AIM OF THE EXERCISE →
From the entries that follow, reproduce exactly and only the lines from the line with "q3 --2--> q7" to the line with "p13: p→p1, q→p7", endpoints included.

SOURCE DATA →
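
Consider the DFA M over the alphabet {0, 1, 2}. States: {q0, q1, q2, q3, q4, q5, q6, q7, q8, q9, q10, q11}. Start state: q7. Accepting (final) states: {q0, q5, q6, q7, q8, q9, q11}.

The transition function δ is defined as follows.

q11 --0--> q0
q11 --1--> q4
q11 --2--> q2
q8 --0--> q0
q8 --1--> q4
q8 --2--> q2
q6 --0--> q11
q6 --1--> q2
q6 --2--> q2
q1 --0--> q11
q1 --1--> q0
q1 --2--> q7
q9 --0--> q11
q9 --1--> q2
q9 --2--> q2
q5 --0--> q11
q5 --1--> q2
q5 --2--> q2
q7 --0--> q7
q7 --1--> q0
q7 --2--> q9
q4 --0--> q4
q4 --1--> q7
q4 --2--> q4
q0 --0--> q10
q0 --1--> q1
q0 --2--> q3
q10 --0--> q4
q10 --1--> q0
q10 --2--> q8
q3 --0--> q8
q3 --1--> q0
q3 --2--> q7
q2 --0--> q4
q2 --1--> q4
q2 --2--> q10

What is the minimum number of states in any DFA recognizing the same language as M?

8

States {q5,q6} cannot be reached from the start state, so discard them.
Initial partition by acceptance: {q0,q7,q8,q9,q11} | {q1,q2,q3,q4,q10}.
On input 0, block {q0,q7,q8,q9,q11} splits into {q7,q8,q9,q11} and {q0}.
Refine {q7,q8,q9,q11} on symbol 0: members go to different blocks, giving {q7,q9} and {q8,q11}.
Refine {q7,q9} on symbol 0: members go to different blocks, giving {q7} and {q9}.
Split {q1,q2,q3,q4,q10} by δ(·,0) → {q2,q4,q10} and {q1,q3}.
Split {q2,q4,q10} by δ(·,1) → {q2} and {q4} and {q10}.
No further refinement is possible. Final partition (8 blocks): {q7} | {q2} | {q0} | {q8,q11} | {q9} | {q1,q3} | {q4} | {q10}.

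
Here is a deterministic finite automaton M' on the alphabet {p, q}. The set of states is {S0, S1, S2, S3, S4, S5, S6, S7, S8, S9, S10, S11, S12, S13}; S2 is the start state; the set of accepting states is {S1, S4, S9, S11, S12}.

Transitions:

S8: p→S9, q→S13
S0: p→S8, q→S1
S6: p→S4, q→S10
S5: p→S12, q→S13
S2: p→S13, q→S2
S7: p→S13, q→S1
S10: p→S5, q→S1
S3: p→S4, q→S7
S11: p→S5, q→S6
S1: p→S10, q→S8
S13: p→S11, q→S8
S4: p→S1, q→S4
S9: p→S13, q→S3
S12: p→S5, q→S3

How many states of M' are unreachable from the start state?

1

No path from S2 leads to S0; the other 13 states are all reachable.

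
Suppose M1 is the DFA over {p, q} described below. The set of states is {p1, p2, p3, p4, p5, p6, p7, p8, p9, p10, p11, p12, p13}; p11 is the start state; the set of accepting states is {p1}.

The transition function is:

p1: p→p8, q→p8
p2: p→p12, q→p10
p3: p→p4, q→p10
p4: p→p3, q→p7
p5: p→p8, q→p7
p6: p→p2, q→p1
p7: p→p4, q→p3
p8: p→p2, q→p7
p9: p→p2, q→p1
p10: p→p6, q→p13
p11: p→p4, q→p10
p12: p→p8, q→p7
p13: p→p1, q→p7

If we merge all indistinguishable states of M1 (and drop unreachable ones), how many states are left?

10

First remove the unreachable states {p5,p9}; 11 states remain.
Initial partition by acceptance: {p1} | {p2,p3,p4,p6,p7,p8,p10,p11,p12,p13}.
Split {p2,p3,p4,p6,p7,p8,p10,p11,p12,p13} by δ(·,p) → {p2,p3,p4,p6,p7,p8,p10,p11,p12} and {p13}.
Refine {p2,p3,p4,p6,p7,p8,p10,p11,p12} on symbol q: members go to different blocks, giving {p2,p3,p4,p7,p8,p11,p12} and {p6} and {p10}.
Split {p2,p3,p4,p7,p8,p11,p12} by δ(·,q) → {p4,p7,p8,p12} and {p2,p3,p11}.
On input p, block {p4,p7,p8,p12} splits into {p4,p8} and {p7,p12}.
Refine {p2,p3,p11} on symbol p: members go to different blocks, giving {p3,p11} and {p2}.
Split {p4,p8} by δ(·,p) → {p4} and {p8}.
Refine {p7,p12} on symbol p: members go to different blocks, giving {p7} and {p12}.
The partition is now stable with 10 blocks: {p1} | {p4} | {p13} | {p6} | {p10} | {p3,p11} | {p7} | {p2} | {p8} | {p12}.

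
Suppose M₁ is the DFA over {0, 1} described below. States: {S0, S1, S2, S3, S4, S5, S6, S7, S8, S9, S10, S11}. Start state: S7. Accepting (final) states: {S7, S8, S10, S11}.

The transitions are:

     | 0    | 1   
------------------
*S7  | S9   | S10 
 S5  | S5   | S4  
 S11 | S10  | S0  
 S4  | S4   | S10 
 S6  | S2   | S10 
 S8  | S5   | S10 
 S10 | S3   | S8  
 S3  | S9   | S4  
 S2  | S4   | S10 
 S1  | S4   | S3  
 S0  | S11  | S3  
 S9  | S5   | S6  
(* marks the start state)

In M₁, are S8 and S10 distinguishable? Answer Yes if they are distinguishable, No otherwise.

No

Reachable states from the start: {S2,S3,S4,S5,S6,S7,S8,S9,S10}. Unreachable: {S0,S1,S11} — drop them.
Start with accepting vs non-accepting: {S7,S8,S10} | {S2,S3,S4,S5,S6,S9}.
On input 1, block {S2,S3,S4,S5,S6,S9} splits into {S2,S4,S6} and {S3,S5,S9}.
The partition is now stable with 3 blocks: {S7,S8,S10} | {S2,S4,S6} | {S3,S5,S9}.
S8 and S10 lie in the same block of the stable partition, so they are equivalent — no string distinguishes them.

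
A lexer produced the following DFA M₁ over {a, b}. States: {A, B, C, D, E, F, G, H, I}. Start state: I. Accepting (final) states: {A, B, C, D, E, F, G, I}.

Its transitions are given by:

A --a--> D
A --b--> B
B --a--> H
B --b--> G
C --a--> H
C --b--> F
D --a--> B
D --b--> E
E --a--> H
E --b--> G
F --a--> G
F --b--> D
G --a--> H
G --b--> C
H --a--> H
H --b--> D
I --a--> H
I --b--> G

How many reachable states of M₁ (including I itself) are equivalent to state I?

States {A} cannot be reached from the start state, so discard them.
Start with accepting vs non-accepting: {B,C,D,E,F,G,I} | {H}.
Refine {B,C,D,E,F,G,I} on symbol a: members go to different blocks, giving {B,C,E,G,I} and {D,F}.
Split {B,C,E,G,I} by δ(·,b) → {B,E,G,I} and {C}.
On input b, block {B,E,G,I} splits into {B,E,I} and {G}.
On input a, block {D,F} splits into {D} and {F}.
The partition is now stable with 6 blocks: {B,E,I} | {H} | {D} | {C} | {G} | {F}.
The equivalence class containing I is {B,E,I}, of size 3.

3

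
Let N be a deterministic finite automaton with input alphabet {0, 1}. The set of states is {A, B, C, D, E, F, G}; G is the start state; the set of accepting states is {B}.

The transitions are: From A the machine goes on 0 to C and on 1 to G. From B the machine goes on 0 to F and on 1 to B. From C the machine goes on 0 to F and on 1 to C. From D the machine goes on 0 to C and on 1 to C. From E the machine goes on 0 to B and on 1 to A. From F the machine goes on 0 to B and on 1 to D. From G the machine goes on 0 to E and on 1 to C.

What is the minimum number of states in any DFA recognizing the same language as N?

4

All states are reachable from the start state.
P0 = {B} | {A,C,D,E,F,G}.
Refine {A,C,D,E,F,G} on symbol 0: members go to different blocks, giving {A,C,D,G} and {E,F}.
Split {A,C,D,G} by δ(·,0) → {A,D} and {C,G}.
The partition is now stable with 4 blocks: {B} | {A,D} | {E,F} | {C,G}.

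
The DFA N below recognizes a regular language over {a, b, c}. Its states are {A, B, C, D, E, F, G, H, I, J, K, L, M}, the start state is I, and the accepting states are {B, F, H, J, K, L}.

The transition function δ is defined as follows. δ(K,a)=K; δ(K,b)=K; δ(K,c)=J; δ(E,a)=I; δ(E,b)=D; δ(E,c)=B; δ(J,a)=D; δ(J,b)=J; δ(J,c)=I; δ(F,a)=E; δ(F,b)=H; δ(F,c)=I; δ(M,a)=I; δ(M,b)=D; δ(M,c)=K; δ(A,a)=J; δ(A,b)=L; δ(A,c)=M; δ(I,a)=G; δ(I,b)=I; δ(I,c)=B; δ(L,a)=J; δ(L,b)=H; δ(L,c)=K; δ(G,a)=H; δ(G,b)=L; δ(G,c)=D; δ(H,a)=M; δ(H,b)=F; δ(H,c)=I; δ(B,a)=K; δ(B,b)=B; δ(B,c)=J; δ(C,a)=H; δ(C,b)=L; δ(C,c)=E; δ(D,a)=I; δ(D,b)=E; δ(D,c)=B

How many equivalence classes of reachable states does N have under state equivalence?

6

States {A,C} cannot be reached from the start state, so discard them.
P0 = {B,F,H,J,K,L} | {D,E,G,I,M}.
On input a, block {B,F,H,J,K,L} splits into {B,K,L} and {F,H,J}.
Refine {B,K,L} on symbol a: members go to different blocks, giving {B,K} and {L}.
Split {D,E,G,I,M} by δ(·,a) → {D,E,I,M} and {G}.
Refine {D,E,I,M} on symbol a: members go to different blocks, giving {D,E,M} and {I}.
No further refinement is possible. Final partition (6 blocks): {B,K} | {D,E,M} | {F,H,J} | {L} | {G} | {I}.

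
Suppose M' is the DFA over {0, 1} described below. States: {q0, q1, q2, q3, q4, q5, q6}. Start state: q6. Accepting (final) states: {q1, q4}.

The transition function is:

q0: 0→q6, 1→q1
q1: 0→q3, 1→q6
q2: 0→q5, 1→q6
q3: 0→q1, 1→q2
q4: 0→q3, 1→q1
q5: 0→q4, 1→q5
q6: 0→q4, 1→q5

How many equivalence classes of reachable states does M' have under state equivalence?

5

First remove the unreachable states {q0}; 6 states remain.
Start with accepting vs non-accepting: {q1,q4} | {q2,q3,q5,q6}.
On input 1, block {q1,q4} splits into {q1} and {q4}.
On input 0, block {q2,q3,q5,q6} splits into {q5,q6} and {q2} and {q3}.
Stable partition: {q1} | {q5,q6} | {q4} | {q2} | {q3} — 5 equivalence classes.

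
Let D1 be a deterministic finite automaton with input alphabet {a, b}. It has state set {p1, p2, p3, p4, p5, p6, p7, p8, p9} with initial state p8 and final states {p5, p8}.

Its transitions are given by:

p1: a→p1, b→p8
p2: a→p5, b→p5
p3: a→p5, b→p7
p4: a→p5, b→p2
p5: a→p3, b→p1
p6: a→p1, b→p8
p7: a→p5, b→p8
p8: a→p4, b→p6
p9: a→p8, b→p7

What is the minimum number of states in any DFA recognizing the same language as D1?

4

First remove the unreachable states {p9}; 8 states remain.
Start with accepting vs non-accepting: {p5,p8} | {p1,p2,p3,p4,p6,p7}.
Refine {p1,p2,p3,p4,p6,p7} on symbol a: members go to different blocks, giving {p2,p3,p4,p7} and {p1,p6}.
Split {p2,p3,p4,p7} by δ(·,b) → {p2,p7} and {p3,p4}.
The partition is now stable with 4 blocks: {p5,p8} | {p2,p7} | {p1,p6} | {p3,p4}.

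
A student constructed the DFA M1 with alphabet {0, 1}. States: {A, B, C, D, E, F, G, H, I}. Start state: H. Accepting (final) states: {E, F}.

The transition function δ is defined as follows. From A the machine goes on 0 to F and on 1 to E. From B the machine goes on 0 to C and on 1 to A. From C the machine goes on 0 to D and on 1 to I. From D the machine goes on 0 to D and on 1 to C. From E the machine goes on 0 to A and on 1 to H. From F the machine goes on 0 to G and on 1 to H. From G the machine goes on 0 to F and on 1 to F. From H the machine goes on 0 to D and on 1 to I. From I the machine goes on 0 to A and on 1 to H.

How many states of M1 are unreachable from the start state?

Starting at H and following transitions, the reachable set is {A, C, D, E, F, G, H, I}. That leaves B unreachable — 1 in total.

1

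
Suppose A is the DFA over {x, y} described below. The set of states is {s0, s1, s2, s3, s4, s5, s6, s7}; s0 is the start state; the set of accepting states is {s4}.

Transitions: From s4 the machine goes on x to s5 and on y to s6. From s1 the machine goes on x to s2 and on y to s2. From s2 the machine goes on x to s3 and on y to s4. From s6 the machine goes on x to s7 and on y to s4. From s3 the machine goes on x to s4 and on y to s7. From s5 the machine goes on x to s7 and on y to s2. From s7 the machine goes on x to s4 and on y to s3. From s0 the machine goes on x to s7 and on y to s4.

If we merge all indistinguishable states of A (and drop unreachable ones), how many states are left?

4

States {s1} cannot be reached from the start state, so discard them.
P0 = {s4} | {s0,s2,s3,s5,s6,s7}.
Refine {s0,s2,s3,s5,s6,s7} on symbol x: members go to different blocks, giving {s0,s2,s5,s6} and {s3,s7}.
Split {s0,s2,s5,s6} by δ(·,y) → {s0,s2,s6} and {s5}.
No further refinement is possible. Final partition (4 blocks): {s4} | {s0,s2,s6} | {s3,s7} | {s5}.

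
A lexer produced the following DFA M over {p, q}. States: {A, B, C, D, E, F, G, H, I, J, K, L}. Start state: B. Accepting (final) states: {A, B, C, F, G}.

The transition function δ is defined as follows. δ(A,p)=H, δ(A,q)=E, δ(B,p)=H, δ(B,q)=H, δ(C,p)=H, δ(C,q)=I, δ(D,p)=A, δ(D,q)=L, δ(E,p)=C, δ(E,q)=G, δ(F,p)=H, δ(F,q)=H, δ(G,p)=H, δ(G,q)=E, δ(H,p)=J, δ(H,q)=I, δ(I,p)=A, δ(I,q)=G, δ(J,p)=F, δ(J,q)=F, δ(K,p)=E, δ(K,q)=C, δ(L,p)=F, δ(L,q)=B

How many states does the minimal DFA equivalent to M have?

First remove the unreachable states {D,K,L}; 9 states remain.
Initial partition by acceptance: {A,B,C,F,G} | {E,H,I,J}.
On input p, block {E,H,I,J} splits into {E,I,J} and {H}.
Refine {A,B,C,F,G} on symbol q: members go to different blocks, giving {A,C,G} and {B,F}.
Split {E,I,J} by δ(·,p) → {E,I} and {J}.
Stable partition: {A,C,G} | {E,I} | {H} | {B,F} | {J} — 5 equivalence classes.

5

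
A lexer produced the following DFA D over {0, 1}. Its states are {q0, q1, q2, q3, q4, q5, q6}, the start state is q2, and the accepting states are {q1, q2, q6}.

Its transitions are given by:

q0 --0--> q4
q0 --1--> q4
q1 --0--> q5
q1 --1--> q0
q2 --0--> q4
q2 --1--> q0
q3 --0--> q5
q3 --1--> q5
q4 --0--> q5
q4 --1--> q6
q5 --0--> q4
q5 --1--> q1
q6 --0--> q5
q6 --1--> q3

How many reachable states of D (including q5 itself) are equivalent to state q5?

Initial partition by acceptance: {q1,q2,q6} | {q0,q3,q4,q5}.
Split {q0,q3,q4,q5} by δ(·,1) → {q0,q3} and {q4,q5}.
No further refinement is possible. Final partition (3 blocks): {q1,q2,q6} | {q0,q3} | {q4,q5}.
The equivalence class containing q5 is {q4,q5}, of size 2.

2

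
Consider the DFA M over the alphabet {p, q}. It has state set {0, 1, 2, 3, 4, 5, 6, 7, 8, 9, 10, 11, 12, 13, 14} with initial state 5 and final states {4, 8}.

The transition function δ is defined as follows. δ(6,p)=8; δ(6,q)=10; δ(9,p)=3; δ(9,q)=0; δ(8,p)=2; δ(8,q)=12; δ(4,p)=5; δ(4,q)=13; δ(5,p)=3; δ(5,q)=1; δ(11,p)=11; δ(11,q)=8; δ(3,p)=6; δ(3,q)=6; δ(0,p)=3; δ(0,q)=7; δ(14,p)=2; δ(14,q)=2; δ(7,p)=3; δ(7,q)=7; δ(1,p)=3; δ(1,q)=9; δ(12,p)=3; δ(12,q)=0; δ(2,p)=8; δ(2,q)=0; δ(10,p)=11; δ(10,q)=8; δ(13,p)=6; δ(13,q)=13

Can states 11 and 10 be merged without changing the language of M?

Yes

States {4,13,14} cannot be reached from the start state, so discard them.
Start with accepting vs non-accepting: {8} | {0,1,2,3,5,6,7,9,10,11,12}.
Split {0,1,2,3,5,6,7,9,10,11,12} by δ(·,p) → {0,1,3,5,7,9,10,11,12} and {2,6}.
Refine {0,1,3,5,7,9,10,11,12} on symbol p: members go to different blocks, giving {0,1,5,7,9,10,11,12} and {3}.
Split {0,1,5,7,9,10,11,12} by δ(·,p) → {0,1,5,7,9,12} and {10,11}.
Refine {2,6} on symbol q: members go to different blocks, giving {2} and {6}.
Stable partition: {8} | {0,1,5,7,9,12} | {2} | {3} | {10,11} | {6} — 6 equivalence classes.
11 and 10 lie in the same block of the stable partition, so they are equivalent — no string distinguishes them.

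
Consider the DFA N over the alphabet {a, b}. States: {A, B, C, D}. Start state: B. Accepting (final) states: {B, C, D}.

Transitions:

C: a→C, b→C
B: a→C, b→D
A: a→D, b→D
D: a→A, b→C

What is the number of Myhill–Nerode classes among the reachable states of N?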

REPLY TO THE TASK →
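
q3 --2--> q7
q2 --0--> q4
q2 --1--> q4
q2 --2--> q10

What is the minimum number of states in any DFA recognizing the same language as M?

8

States {q5,q6} cannot be reached from the start state, so discard them.
Initial partition by acceptance: {q0,q7,q8,q9,q11} | {q1,q2,q3,q4,q10}.
On input 0, block {q0,q7,q8,q9,q11} splits into {q7,q8,q9,q11} and {q0}.
Refine {q7,q8,q9,q11} on symbol 0: members go to different blocks, giving {q7,q9} and {q8,q11}.
Refine {q7,q9} on symbol 0: members go to different blocks, giving {q7} and {q9}.
Split {q1,q2,q3,q4,q10} by δ(·,0) → {q2,q4,q10} and {q1,q3}.
Split {q2,q4,q10} by δ(·,1) → {q2} and {q4} and {q10}.
No further refinement is possible. Final partition (8 blocks): {q7} | {q2} | {q0} | {q8,q11} | {q9} | {q1,q3} | {q4} | {q10}.

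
Here is a deterministic finite automaton M' on the alphabet {p, q}. The set of states is {S0, S1, S2, S3, S4, S5, S6, S7, S8, S9, S10, S11, S12, S13}; S2 is the start state; the set of accepting states is {S1, S4, S9, S11, S12}.

Transitions:

S8: p→S9, q→S13
S0: p→S8, q→S1
S6: p→S4, q→S10
S5: p→S12, q→S13
S2: p→S13, q→S2
S7: p→S13, q→S1
S10: p→S5, q→S1
S3: p→S4, q→S7
S11: p→S5, q→S6
S1: p→S10, q→S8
S13: p→S11, q→S8
S4: p→S1, q→S4
S9: p→S13, q→S3
S12: p→S5, q→S3

How many states of M' are unreachable from the start state?

1

No path from S2 leads to S0; the other 13 states are all reachable.

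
Suppose M1 is the DFA over {p, q} described below. The set of states is {p1, p2, p3, p4, p5, p6, p7, p8, p9, p10, p11, p12, p13}; p11 is the start state; the set of accepting states is {p1}.

The transition function is:

p1: p→p8, q→p8
p2: p→p12, q→p10
p3: p→p4, q→p10
p4: p→p3, q→p7
p5: p→p8, q→p7
p6: p→p2, q→p1
p7: p→p4, q→p3
p8: p→p2, q→p7
p9: p→p2, q→p1
p10: p→p6, q→p13
p11: p→p4, q→p10
p12: p→p8, q→p7
p13: p→p1, q→p7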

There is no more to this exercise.